Determine the number of lines below that contain "initial". Write nothing but that number.

#### [RAW DATA]
..............................

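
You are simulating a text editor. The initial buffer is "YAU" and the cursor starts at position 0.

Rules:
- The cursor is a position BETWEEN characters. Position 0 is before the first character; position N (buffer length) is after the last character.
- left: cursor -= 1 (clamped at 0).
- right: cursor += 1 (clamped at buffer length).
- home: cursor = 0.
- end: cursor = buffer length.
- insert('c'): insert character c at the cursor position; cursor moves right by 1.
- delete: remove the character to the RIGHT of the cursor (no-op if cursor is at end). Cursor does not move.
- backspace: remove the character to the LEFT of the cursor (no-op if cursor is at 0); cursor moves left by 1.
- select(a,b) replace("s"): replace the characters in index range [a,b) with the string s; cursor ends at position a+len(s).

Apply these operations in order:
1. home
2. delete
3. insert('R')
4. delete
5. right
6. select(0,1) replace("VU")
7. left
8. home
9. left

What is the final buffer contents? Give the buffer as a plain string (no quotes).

After op 1 (home): buf='YAU' cursor=0
After op 2 (delete): buf='AU' cursor=0
After op 3 (insert('R')): buf='RAU' cursor=1
After op 4 (delete): buf='RU' cursor=1
After op 5 (right): buf='RU' cursor=2
After op 6 (select(0,1) replace("VU")): buf='VUU' cursor=2
After op 7 (left): buf='VUU' cursor=1
After op 8 (home): buf='VUU' cursor=0
After op 9 (left): buf='VUU' cursor=0

Answer: VUU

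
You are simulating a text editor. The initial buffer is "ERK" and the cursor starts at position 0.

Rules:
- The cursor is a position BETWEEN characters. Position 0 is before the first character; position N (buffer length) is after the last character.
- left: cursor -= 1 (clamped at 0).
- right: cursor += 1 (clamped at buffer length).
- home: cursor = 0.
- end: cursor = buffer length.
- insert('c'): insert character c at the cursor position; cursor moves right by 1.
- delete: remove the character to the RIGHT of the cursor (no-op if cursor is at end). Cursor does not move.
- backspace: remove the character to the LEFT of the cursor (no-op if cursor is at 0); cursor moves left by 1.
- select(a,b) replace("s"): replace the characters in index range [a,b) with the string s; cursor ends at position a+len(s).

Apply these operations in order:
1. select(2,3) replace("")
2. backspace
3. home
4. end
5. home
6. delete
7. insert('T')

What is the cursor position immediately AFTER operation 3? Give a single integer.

After op 1 (select(2,3) replace("")): buf='ER' cursor=2
After op 2 (backspace): buf='E' cursor=1
After op 3 (home): buf='E' cursor=0

Answer: 0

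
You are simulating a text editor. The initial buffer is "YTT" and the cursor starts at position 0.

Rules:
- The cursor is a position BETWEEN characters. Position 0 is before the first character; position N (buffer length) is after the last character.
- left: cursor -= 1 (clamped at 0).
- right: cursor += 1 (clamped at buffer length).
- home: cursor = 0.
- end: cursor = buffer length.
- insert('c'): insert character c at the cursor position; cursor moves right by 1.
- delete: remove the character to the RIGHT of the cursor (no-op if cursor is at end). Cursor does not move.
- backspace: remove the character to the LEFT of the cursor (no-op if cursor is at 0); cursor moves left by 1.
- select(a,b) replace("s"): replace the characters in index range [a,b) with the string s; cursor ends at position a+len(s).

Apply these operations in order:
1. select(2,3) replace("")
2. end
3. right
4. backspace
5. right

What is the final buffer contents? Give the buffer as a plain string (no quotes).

After op 1 (select(2,3) replace("")): buf='YT' cursor=2
After op 2 (end): buf='YT' cursor=2
After op 3 (right): buf='YT' cursor=2
After op 4 (backspace): buf='Y' cursor=1
After op 5 (right): buf='Y' cursor=1

Answer: Y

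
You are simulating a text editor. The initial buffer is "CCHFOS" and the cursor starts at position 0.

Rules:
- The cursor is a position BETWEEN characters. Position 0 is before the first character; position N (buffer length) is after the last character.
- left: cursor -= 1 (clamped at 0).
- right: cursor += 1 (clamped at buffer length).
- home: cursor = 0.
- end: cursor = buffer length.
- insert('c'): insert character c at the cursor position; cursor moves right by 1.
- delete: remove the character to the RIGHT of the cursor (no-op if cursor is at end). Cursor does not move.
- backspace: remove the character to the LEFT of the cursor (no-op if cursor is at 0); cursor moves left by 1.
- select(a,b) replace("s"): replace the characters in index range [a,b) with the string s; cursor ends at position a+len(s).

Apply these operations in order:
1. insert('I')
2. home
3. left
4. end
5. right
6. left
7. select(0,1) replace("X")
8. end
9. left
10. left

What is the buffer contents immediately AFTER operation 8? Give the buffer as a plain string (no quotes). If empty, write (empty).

Answer: XCCHFOS

Derivation:
After op 1 (insert('I')): buf='ICCHFOS' cursor=1
After op 2 (home): buf='ICCHFOS' cursor=0
After op 3 (left): buf='ICCHFOS' cursor=0
After op 4 (end): buf='ICCHFOS' cursor=7
After op 5 (right): buf='ICCHFOS' cursor=7
After op 6 (left): buf='ICCHFOS' cursor=6
After op 7 (select(0,1) replace("X")): buf='XCCHFOS' cursor=1
After op 8 (end): buf='XCCHFOS' cursor=7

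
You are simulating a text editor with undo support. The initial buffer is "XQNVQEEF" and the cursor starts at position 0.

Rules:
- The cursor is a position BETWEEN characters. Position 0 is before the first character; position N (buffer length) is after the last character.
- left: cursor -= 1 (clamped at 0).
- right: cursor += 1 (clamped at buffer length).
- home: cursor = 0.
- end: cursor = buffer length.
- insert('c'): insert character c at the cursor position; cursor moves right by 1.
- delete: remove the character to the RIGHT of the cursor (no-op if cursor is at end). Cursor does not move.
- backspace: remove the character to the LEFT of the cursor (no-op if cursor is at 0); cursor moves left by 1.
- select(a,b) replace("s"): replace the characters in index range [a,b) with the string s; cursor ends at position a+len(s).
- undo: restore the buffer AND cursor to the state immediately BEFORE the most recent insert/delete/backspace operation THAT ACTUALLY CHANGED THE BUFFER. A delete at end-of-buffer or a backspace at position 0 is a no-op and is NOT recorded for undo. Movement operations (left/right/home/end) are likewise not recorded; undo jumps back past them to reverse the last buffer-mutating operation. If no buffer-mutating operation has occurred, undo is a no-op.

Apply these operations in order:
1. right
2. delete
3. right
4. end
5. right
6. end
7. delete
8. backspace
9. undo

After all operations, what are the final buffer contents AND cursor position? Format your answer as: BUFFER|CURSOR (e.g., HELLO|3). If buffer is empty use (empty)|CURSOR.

Answer: XNVQEEF|7

Derivation:
After op 1 (right): buf='XQNVQEEF' cursor=1
After op 2 (delete): buf='XNVQEEF' cursor=1
After op 3 (right): buf='XNVQEEF' cursor=2
After op 4 (end): buf='XNVQEEF' cursor=7
After op 5 (right): buf='XNVQEEF' cursor=7
After op 6 (end): buf='XNVQEEF' cursor=7
After op 7 (delete): buf='XNVQEEF' cursor=7
After op 8 (backspace): buf='XNVQEE' cursor=6
After op 9 (undo): buf='XNVQEEF' cursor=7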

..............................

#### [RESPONSE TO THIS EXERCISE]
5